Brief
Your task is to return the data below, word for word.

Listed entries
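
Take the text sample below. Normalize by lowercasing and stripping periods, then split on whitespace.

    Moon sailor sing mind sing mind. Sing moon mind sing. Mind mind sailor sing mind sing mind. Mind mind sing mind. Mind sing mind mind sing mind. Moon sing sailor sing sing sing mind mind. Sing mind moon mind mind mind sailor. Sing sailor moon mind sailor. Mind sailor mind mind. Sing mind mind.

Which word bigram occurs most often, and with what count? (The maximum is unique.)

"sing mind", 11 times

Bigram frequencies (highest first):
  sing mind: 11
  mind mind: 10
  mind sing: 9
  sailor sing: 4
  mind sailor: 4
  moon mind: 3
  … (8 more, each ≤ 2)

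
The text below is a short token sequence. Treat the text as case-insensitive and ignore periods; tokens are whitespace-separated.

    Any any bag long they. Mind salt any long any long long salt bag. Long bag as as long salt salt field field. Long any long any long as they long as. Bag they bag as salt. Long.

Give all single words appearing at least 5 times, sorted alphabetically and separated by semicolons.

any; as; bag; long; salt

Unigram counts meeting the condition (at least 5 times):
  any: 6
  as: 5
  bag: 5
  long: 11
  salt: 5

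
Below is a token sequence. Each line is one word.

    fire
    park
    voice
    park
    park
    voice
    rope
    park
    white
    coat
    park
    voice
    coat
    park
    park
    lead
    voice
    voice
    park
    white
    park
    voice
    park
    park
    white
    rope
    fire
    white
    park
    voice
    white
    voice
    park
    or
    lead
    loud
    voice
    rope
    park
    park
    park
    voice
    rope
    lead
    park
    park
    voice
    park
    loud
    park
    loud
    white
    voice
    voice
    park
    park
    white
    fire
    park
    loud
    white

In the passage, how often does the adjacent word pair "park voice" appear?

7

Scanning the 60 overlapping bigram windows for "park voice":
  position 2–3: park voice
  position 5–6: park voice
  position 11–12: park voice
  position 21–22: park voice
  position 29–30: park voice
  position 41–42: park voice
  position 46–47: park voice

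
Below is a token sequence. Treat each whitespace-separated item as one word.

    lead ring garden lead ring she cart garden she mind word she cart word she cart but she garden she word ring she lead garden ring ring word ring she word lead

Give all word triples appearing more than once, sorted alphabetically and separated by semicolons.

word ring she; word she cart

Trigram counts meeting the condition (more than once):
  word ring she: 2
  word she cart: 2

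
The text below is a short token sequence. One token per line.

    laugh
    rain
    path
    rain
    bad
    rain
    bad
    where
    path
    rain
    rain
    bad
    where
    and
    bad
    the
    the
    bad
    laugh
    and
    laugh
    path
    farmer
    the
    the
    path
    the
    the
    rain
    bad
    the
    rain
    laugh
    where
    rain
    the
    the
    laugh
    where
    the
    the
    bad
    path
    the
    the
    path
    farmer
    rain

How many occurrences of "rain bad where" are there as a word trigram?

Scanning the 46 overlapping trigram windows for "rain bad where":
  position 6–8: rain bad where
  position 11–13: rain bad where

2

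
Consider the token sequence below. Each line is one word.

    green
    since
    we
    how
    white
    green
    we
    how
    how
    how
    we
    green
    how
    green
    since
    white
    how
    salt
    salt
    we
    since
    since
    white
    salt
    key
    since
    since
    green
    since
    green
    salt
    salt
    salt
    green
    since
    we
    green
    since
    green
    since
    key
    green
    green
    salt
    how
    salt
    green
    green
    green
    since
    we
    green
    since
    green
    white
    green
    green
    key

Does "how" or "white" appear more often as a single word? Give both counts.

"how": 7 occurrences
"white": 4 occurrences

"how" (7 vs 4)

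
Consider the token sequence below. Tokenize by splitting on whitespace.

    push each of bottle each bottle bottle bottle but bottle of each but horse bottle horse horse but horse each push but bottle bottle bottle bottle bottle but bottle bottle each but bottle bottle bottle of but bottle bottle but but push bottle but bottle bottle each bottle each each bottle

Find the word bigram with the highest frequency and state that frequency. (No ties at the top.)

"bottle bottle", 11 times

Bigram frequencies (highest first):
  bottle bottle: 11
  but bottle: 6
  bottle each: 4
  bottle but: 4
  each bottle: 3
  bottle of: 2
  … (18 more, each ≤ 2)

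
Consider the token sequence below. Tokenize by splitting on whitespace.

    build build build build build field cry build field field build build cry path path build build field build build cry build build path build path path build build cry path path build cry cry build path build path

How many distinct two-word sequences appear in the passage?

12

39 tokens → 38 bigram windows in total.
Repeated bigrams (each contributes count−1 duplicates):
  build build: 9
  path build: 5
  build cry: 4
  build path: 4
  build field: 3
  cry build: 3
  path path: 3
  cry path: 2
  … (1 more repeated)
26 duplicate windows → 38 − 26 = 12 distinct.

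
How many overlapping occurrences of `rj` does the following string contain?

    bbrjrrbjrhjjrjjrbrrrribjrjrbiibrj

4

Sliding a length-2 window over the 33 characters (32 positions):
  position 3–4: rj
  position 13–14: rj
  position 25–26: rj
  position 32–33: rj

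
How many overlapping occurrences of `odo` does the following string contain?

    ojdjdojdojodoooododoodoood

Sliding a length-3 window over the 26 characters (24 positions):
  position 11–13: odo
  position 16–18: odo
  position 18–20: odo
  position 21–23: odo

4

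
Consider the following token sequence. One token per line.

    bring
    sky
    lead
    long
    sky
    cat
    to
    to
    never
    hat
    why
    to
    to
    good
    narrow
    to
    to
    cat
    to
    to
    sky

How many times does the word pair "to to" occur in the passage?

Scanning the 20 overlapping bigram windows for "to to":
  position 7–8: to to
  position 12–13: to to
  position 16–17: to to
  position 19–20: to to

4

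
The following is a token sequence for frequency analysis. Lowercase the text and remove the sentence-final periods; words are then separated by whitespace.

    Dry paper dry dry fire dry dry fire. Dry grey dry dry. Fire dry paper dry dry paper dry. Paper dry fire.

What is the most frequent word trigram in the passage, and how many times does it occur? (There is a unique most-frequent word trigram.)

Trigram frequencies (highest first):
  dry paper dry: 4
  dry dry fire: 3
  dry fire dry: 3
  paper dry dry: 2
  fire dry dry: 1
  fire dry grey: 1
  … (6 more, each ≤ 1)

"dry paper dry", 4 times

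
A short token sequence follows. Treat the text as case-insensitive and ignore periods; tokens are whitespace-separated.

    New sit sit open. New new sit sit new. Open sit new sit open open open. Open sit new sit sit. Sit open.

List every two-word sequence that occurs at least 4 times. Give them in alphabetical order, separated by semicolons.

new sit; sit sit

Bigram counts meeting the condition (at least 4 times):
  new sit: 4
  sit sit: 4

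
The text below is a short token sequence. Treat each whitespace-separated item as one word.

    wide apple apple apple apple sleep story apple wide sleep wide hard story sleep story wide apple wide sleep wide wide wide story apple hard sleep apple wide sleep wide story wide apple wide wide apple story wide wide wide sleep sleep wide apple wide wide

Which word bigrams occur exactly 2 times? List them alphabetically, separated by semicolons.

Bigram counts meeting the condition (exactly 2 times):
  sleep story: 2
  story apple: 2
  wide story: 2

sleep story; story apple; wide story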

Solution to this problem
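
Take the text sample below. Normalize by lowercasing and stripping periods, then split on whitespace.

    Moon sailor sing mind sing mind. Sing moon mind sing. Mind mind sailor sing mind sing mind. Mind mind sing mind. Mind sing mind mind sing mind. Moon sing sailor sing sing sing mind mind. Sing mind moon mind mind mind sailor. Sing sailor moon mind sailor. Mind sailor mind mind. Sing mind mind.

Which word bigram occurs most often, and with what count? (The maximum is unique.)

"sing mind", 11 times

Bigram frequencies (highest first):
  sing mind: 11
  mind mind: 10
  mind sing: 9
  sailor sing: 4
  mind sailor: 4
  moon mind: 3
  … (8 more, each ≤ 2)

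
The text below is a short token sequence. Treat the text as case-insensitive and ignore periods; tokens are whitespace-separated.

    Any any bag long they. Mind salt any long any long long salt bag. Long bag as as long salt salt field field. Long any long any long as they long as. Bag they bag as salt. Long.

Give all single words appearing at least 5 times, sorted alphabetically and separated by semicolons.

any; as; bag; long; salt

Unigram counts meeting the condition (at least 5 times):
  any: 6
  as: 5
  bag: 5
  long: 11
  salt: 5

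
Below is a token sequence. Each line is one word.

    fire
    park
    voice
    park
    park
    voice
    rope
    park
    white
    coat
    park
    voice
    coat
    park
    park
    lead
    voice
    voice
    park
    white
    park
    voice
    park
    park
    white
    rope
    fire
    white
    park
    voice
    white
    voice
    park
    or
    lead
    loud
    voice
    rope
    park
    park
    park
    voice
    rope
    lead
    park
    park
    voice
    park
    loud
    park
    loud
    white
    voice
    voice
    park
    park
    white
    fire
    park
    loud
    white

In the passage, how often does the adjacent word pair "park voice" appear?

7

Scanning the 60 overlapping bigram windows for "park voice":
  position 2–3: park voice
  position 5–6: park voice
  position 11–12: park voice
  position 21–22: park voice
  position 29–30: park voice
  position 41–42: park voice
  position 46–47: park voice

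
Below is a token sequence. Treat each whitespace-separated item as one word.

    lead ring garden lead ring she cart garden she mind word she cart word she cart but she garden she word ring she lead garden ring ring word ring she word lead

Give all word triples appearing more than once, sorted alphabetically and separated by semicolons.

word ring she; word she cart

Trigram counts meeting the condition (more than once):
  word ring she: 2
  word she cart: 2

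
The text below is a short token sequence. One token per line.

    laugh
    rain
    path
    rain
    bad
    rain
    bad
    where
    path
    rain
    rain
    bad
    where
    and
    bad
    the
    the
    bad
    laugh
    and
    laugh
    path
    farmer
    the
    the
    path
    the
    the
    rain
    bad
    the
    rain
    laugh
    where
    rain
    the
    the
    laugh
    where
    the
    the
    bad
    path
    the
    the
    path
    farmer
    rain

How many occurrences of "rain bad where" are there as a word trigram?

Scanning the 46 overlapping trigram windows for "rain bad where":
  position 6–8: rain bad where
  position 11–13: rain bad where

2

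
Consider the token sequence below. Each line is one word.

    green
    since
    we
    how
    white
    green
    we
    how
    how
    how
    we
    green
    how
    green
    since
    white
    how
    salt
    salt
    we
    since
    since
    white
    salt
    key
    since
    since
    green
    since
    green
    salt
    salt
    salt
    green
    since
    we
    green
    since
    green
    since
    key
    green
    green
    salt
    how
    salt
    green
    green
    green
    since
    we
    green
    since
    green
    white
    green
    green
    key

Does "how" or "white" appear more often as a single word? Give both counts.

"how": 7 occurrences
"white": 4 occurrences

"how" (7 vs 4)

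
Consider the token sequence below. Tokenize by splitting on whitespace.

    push each of bottle each bottle bottle bottle but bottle of each but horse bottle horse horse but horse each push but bottle bottle bottle bottle bottle but bottle bottle each but bottle bottle bottle of but bottle bottle but but push bottle but bottle bottle each bottle each each bottle

Find the word bigram with the highest frequency and state that frequency. (No ties at the top.)

"bottle bottle", 11 times

Bigram frequencies (highest first):
  bottle bottle: 11
  but bottle: 6
  bottle each: 4
  bottle but: 4
  each bottle: 3
  bottle of: 2
  … (18 more, each ≤ 2)

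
Consider the token sequence below. Tokenize by splitting on whitespace.

    build build build build build field cry build field field build build cry path path build build field build build cry build build path build path path build build cry path path build cry cry build path build path

How many distinct two-word sequences appear in the passage?

12

39 tokens → 38 bigram windows in total.
Repeated bigrams (each contributes count−1 duplicates):
  build build: 9
  path build: 5
  build cry: 4
  build path: 4
  build field: 3
  cry build: 3
  path path: 3
  cry path: 2
  … (1 more repeated)
26 duplicate windows → 38 − 26 = 12 distinct.

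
How many overlapping occurrences of `rj` does the following string contain?

    bbrjrrbjrhjjrjjrbrrrribjrjrbiibrj

4

Sliding a length-2 window over the 33 characters (32 positions):
  position 3–4: rj
  position 13–14: rj
  position 25–26: rj
  position 32–33: rj

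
How many overlapping occurrences of `odo` does the following string contain?

    ojdjdojdojodoooododoodoood

Sliding a length-3 window over the 26 characters (24 positions):
  position 11–13: odo
  position 16–18: odo
  position 18–20: odo
  position 21–23: odo

4

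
Consider the following token sequence. One token per line.

    bring
    sky
    lead
    long
    sky
    cat
    to
    to
    never
    hat
    why
    to
    to
    good
    narrow
    to
    to
    cat
    to
    to
    sky

How many times does the word pair "to to" occur in the passage?

Scanning the 20 overlapping bigram windows for "to to":
  position 7–8: to to
  position 12–13: to to
  position 16–17: to to
  position 19–20: to to

4

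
The following is a token sequence for frequency analysis. Lowercase the text and remove the sentence-final periods; words are then separated by whitespace.

    Dry paper dry dry fire dry dry fire. Dry grey dry dry. Fire dry paper dry dry paper dry. Paper dry fire.

What is the most frequent word trigram in the passage, and how many times does it occur? (There is a unique most-frequent word trigram.)

Trigram frequencies (highest first):
  dry paper dry: 4
  dry dry fire: 3
  dry fire dry: 3
  paper dry dry: 2
  fire dry dry: 1
  fire dry grey: 1
  … (6 more, each ≤ 1)

"dry paper dry", 4 times

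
A short token sequence follows. Treat the text as case-insensitive and ignore periods; tokens are whitespace-separated.

    New sit sit open. New new sit sit new. Open sit new sit open open open. Open sit new sit sit. Sit open.

List every two-word sequence that occurs at least 4 times. Give them in alphabetical order, separated by semicolons.

new sit; sit sit

Bigram counts meeting the condition (at least 4 times):
  new sit: 4
  sit sit: 4

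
The text below is a short token sequence. Treat each whitespace-separated item as one word.

    wide apple apple apple apple sleep story apple wide sleep wide hard story sleep story wide apple wide sleep wide wide wide story apple hard sleep apple wide sleep wide story wide apple wide wide apple story wide wide wide sleep sleep wide apple wide wide

Which word bigrams occur exactly 2 times? List them alphabetically, separated by semicolons.

Bigram counts meeting the condition (exactly 2 times):
  sleep story: 2
  story apple: 2
  wide story: 2

sleep story; story apple; wide story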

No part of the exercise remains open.